[Saved entries]
----

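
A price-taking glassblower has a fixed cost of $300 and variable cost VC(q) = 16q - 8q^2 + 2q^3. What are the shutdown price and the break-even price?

Shutdown price = min AVC. AVC = 16 - 8q + 2q^2, with vertex at q = 2 and minimum $8.
ATC = 300/q + 16 - 8q + 2q^2. Setting dATC/dq = −300/q^2 − 8 + 4q = 0 gives q = 5 (since 4·5^3 − 8·5^2 = 300).
min ATC = 300/5 + 16 − 8·5 + 2·5^2 = $86. That is the break-even price.
Between these two prices the firm operates at a loss; above $86 it earns a profit.

Shutdown price = $8; break-even price = $86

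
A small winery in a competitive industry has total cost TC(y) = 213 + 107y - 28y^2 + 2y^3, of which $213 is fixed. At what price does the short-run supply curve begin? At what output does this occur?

$9 per unit, at y = 7

The shutdown price is the minimum of AVC. VC = 107y - 28y^2 + 2y^3, so AVC = 107 - 28y + 2y^2.
At the minimum of AVC, MC = AVC. MC = 107 - 56y + 6y^2; setting MC = AVC gives 4y^2 - 28y = 0, so y = 7. min AVC = 9.
For P < $9 the firm produces nothing.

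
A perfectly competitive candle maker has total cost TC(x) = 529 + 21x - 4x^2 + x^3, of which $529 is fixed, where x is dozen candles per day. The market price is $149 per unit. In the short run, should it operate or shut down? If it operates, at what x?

Strip out fixed cost: VC = 21x - 4x^2 + x^3. Then AVC = 21 - 4x + x^2 and MC = 21 - 8x + 3x^2.
AVC hits its minimum where MC = AVC, at x = 2, giving min AVC = 21 - 4·2 + 2^2 = $17.
Since P = $149 ≥ min AVC = $17, price covers variable cost and the firm should produce.
Solving P = MC: -128 - 8x + 3x^2 = 0 ⇒ x = -16/3 or 8. On the upward-sloping branch, x* = 8.
Check: AVC at x = 8 is $53 ≤ P, so revenue covers variable cost.
Profit = P·x − TC = 149·8 − 953 = $239.

Produce at x = 8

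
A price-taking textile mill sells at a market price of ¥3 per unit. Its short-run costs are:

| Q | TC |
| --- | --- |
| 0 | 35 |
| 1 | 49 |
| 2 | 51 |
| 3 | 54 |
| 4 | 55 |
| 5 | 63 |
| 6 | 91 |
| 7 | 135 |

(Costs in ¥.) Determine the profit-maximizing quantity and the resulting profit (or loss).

Q = 0 (shut down); profit = -¥35

Tabulate TR − TC: Q=0: -35; Q=1: -46; Q=2: -45; Q=3: -45; Q=4: -43; Q=5: -48; Q=6: -73; Q=7: -114.
Profit is highest at Q = 0. Equivalently, the lowest AVC in the table is 20/4 ≈ ¥5 at Q = 4, and P = ¥3 falls below it — price never covers variable cost, so the firm shuts down and loses only its fixed cost.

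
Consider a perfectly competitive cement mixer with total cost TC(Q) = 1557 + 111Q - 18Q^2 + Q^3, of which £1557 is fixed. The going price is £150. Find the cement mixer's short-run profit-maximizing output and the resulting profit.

Profit = -£205 at Q = 13

AVC = 111 - 18Q + Q^2 has its minimum £30 at Q = 9; price £150 clears that bar, so the firm operates.
MC = 111 - 36Q + 3Q^2. Setting P = MC and taking the root on the rising branch gives Q* = 13.
TR = 150·13 = 1950. TC = 1557 + 598 = 2155. Profit = 1950 − 2155 = -£205.
That loss of £205 beats the £1557 the firm would lose by shutting down; producing recovers £1352 of fixed cost.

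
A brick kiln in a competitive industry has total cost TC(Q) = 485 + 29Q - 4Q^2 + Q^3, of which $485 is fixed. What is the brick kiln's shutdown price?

$25 per unit

The shutdown price is the minimum of AVC. VC = 29Q - 4Q^2 + Q^3, so AVC = 29 - 4Q + Q^2.
At the minimum of AVC, MC = AVC. MC = 29 - 8Q + 3Q^2; setting MC = AVC gives 2Q^2 - 4Q = 0, so Q = 2. min AVC = 25.
For P < $25 the firm produces nothing.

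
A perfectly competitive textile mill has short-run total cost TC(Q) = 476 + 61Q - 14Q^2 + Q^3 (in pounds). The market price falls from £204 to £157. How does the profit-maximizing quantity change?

MC = 61 - 28Q + 3Q^2; the shutdown threshold is min AVC = £12 (at Q = 7).
With P = £204 above the shutdown price, P = MC gives Q = 13.
At P = £157 ≥ min AVC, set P = MC: Q = 12. The firm stays open but cuts output.

Output falls from 13 to 12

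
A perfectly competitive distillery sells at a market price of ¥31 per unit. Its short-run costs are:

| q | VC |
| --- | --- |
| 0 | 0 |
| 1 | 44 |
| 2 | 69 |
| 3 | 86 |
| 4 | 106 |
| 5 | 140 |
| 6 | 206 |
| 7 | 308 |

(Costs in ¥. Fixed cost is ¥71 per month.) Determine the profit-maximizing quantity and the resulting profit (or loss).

q = 4; profit = -¥53

Tabulate TR − TC: q=0: -71; q=1: -84; q=2: -78; q=3: -64; q=4: -53; q=5: -56; q=6: -91; q=7: -162.
Profit is maximized at q = 4. AVC there is 106/4 = ¥26.50 ≤ P, so producing beats shutting down (which would give -¥71).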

----

| Instructions to follow |
In the entries above, identify each line that includes the string "sells", then copy it.

| Worked solution |
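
A price-taking textile mill sells at a market price of ¥3 per unit. Its short-run costs are:
A perfectly competitive distillery sells at a market price of ¥31 per unit. Its short-run costs are: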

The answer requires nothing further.